** Description of the task **
Set down exactly the lines of the records from the top to the line containing "if (max((-3 + t), min(0, x)) >= (-x))"; include both.

Dataset entries:
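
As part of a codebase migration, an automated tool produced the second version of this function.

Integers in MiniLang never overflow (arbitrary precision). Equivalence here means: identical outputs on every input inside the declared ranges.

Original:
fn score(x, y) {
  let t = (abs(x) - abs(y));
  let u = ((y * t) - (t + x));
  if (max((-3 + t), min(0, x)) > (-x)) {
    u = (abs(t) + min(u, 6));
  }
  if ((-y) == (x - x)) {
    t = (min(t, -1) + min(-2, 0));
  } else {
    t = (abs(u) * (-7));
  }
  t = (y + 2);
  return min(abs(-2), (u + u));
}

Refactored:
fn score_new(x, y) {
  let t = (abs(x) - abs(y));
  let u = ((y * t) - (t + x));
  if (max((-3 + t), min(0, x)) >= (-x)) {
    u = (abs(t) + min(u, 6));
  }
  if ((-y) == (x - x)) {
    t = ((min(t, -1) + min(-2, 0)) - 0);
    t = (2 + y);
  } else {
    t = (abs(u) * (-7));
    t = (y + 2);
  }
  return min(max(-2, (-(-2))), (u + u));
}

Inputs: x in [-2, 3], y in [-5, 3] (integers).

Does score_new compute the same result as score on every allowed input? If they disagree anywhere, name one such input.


x=0, y=1 yields 0 from score but 2 from score_new.
verdict: not equivalent; witness: x=0, y=1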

** Output of the exercise **
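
As part of a codebase migration, an automated tool produced the second version of this function.

Integers in MiniLang never overflow (arbitrary precision). Equivalence here means: identical outputs on every input inside the declared ranges.

Original:
fn score(x, y) {
  let t = (abs(x) - abs(y));
  let u = ((y * t) - (t + x));
  if (max((-3 + t), min(0, x)) > (-x)) {
    u = (abs(t) + min(u, 6));
  }
  if ((-y) == (x - x)) {
    t = (min(t, -1) + min(-2, 0));
  } else {
    t = (abs(u) * (-7));
  }
  t = (y + 2);
  return min(abs(-2), (u + u));
}

Refactored:
fn score_new(x, y) {
  let t = (abs(x) - abs(y));
  let u = ((y * t) - (t + x));
  if (max((-3 + t), min(0, x)) >= (-x)) {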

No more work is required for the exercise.